Goal of the exercise: Please print all the lines below exactly as they are written.
------ Data under study
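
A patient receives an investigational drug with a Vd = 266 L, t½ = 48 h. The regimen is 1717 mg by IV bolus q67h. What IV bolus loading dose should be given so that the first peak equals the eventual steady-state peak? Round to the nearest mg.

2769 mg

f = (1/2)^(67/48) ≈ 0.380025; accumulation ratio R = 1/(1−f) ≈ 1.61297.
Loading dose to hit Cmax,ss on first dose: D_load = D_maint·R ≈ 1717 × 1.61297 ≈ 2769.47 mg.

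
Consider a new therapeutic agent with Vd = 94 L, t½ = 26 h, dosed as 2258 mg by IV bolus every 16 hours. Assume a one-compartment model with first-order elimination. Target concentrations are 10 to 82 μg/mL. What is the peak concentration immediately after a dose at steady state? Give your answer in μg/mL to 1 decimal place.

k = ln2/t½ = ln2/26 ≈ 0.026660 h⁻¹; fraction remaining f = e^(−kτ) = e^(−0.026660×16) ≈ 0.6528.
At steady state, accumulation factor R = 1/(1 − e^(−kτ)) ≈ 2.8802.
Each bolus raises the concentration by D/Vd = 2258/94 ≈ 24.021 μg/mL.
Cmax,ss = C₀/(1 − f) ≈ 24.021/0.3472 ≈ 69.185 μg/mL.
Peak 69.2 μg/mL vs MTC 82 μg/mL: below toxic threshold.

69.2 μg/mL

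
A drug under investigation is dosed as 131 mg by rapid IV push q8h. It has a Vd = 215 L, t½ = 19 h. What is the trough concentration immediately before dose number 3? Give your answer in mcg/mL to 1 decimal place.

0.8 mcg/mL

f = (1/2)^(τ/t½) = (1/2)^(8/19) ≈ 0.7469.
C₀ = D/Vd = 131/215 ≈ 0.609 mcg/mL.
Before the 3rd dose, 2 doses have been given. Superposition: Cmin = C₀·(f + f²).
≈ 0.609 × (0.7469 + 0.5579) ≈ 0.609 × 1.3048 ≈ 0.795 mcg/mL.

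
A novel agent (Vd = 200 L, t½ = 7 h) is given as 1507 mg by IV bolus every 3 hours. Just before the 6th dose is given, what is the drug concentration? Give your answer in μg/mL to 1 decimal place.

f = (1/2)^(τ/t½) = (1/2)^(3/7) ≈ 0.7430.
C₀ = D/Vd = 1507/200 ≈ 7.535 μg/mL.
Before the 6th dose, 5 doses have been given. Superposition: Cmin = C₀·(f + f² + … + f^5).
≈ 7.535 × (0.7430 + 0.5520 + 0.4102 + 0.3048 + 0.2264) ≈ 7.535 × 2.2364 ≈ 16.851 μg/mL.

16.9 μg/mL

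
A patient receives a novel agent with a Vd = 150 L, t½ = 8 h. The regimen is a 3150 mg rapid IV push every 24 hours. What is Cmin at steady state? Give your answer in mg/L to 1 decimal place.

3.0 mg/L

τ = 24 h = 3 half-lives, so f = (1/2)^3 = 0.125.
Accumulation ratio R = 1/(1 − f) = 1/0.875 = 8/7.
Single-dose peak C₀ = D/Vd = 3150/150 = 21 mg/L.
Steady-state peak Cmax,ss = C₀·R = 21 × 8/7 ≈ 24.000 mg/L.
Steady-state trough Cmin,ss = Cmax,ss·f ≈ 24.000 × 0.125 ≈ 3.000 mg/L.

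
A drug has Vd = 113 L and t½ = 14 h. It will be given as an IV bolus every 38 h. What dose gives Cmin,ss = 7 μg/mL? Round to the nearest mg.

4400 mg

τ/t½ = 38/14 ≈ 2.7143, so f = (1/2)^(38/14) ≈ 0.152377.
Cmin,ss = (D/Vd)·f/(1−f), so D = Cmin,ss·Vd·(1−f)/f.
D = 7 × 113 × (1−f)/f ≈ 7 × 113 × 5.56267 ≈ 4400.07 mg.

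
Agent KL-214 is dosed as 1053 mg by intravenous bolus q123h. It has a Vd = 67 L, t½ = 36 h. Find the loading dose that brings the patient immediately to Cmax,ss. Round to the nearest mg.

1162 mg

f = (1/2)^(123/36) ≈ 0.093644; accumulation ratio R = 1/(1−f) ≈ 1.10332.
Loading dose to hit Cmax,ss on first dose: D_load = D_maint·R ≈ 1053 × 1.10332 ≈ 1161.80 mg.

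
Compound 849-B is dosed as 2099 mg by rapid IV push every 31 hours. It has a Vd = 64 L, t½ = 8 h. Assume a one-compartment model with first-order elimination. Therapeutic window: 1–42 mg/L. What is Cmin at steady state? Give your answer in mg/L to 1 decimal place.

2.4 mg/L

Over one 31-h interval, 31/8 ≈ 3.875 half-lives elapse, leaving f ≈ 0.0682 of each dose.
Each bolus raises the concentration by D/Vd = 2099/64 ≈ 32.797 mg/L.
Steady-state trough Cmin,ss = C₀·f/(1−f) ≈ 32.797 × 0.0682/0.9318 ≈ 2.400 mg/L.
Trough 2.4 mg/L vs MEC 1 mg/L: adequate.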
------------
Reply:
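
A patient receives an investigational drug with a Vd = 266 L, t½ = 48 h. The regimen is 1717 mg by IV bolus q67h. What IV bolus loading dose should be given so that the first peak equals the eventual steady-state peak? Round to the nearest mg.

2769 mg

f = (1/2)^(67/48) ≈ 0.380025; accumulation ratio R = 1/(1−f) ≈ 1.61297.
Loading dose to hit Cmax,ss on first dose: D_load = D_maint·R ≈ 1717 × 1.61297 ≈ 2769.47 mg.

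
Consider a new therapeutic agent with Vd = 94 L, t½ = 26 h, dosed as 2258 mg by IV bolus every 16 hours. Assume a one-compartment model with first-order elimination. Target concentrations are 10 to 82 μg/mL. What is the peak concentration immediately after a dose at steady state? Give your answer in μg/mL to 1 decimal place.

k = ln2/t½ = ln2/26 ≈ 0.026660 h⁻¹; fraction remaining f = e^(−kτ) = e^(−0.026660×16) ≈ 0.6528.
At steady state, accumulation factor R = 1/(1 − e^(−kτ)) ≈ 2.8802.
Each bolus raises the concentration by D/Vd = 2258/94 ≈ 24.021 μg/mL.
Cmax,ss = C₀/(1 − f) ≈ 24.021/0.3472 ≈ 69.185 μg/mL.
Peak 69.2 μg/mL vs MTC 82 μg/mL: below toxic threshold.

69.2 μg/mL

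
A drug under investigation is dosed as 131 mg by rapid IV push q8h. It has a Vd = 215 L, t½ = 19 h. What is the trough concentration immediately before dose number 3? Give your answer in mcg/mL to 1 decimal place.

0.8 mcg/mL

f = (1/2)^(τ/t½) = (1/2)^(8/19) ≈ 0.7469.
C₀ = D/Vd = 131/215 ≈ 0.609 mcg/mL.
Before the 3rd dose, 2 doses have been given. Superposition: Cmin = C₀·(f + f²).
≈ 0.609 × (0.7469 + 0.5579) ≈ 0.609 × 1.3048 ≈ 0.795 mcg/mL.

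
A novel agent (Vd = 200 L, t½ = 7 h) is given as 1507 mg by IV bolus every 3 hours. Just before the 6th dose is given, what is the drug concentration? Give your answer in μg/mL to 1 decimal place.

f = (1/2)^(τ/t½) = (1/2)^(3/7) ≈ 0.7430.
C₀ = D/Vd = 1507/200 ≈ 7.535 μg/mL.
Before the 6th dose, 5 doses have been given. Superposition: Cmin = C₀·(f + f² + … + f^5).
≈ 7.535 × (0.7430 + 0.5520 + 0.4102 + 0.3048 + 0.2264) ≈ 7.535 × 2.2364 ≈ 16.851 μg/mL.

16.9 μg/mL

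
A patient receives a novel agent with a Vd = 150 L, t½ = 8 h. The regimen is a 3150 mg rapid IV push every 24 hours. What is Cmin at steady state? Give your answer in mg/L to 1 decimal place.

3.0 mg/L

τ = 24 h = 3 half-lives, so f = (1/2)^3 = 0.125.
Accumulation ratio R = 1/(1 − f) = 1/0.875 = 8/7.
Single-dose peak C₀ = D/Vd = 3150/150 = 21 mg/L.
Steady-state peak Cmax,ss = C₀·R = 21 × 8/7 ≈ 24.000 mg/L.
Steady-state trough Cmin,ss = Cmax,ss·f ≈ 24.000 × 0.125 ≈ 3.000 mg/L.

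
A drug has Vd = 113 L and t½ = 14 h. It will be given as an IV bolus every 38 h. What dose gives Cmin,ss = 7 μg/mL? Round to the nearest mg.

4400 mg

τ/t½ = 38/14 ≈ 2.7143, so f = (1/2)^(38/14) ≈ 0.152377.
Cmin,ss = (D/Vd)·f/(1−f), so D = Cmin,ss·Vd·(1−f)/f.
D = 7 × 113 × (1−f)/f ≈ 7 × 113 × 5.56267 ≈ 4400.07 mg.

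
Agent KL-214 is dosed as 1053 mg by intravenous bolus q123h. It has a Vd = 67 L, t½ = 36 h. Find the loading dose that brings the patient immediately to Cmax,ss. Round to the nearest mg.

1162 mg

f = (1/2)^(123/36) ≈ 0.093644; accumulation ratio R = 1/(1−f) ≈ 1.10332.
Loading dose to hit Cmax,ss on first dose: D_load = D_maint·R ≈ 1053 × 1.10332 ≈ 1161.80 mg.

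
Compound 849-B is dosed as 2099 mg by rapid IV push every 31 hours. It has a Vd = 64 L, t½ = 8 h. Assume a one-compartment model with first-order elimination. Therapeutic window: 1–42 mg/L. What is Cmin at steady state? Give your answer in mg/L to 1 decimal place.

2.4 mg/L

Over one 31-h interval, 31/8 ≈ 3.875 half-lives elapse, leaving f ≈ 0.0682 of each dose.
Each bolus raises the concentration by D/Vd = 2099/64 ≈ 32.797 mg/L.
Steady-state trough Cmin,ss = C₀·f/(1−f) ≈ 32.797 × 0.0682/0.9318 ≈ 2.400 mg/L.
Trough 2.4 mg/L vs MEC 1 mg/L: adequate.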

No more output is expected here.